### EXERCISE MATERIALS
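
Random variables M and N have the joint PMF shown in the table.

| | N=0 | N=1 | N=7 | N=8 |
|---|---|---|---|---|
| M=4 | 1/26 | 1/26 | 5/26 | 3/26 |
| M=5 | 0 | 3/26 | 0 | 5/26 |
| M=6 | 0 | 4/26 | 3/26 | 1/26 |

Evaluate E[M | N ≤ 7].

5

P(N ≤ 7) = 17/26.
Σ M·P over the event = 4·(1/26) + 4·(1/26) + 4·(5/26) + 5·(3/26) + 6·(4/26) + 6·(3/26) = 85/26.
E[M | N ≤ 7] = (85/26) / (17/26) = 5.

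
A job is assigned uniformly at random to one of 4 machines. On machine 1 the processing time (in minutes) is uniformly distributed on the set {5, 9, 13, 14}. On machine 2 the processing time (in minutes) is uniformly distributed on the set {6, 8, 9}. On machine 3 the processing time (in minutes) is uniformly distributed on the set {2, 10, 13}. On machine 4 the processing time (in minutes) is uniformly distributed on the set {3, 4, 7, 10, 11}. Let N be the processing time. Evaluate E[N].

133/16

E[N | machine 1] = (5+9+13+14)/4 = 41/4.
E[N | machine 2] = (6+8+9)/3 = 23/3.
E[N | machine 3] = (2+10+13)/3 = 25/3.
E[N | machine 4] = (3+4+7+10+11)/5 = 7.
By the law of total expectation,
E[N] = (1/4)·(41/4) + (1/4)·(23/3) + (1/4)·(25/3) + (1/4)·(7) = 133/16.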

### WHAT YOU SHOULD DO
Repeat word for word each line from the one with "3/26 | 1/26 |" to the end of the records above, inclusive.

### WRITTEN ANSWER
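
| M=6 | 0 | 4/26 | 3/26 | 1/26 |

Evaluate E[M | N ≤ 7].

5

P(N ≤ 7) = 17/26.
Σ M·P over the event = 4·(1/26) + 4·(1/26) + 4·(5/26) + 5·(3/26) + 6·(4/26) + 6·(3/26) = 85/26.
E[M | N ≤ 7] = (85/26) / (17/26) = 5.

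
A job is assigned uniformly at random to one of 4 machines. On machine 1 the processing time (in minutes) is uniformly distributed on the set {5, 9, 13, 14}. On machine 2 the processing time (in minutes) is uniformly distributed on the set {6, 8, 9}. On machine 3 the processing time (in minutes) is uniformly distributed on the set {2, 10, 13}. On machine 4 the processing time (in minutes) is uniformly distributed on the set {3, 4, 7, 10, 11}. Let N be the processing time. Evaluate E[N].

133/16

E[N | machine 1] = (5+9+13+14)/4 = 41/4.
E[N | machine 2] = (6+8+9)/3 = 23/3.
E[N | machine 3] = (2+10+13)/3 = 25/3.
E[N | machine 4] = (3+4+7+10+11)/5 = 7.
By the law of total expectation,
E[N] = (1/4)·(41/4) + (1/4)·(23/3) + (1/4)·(25/3) + (1/4)·(7) = 133/16.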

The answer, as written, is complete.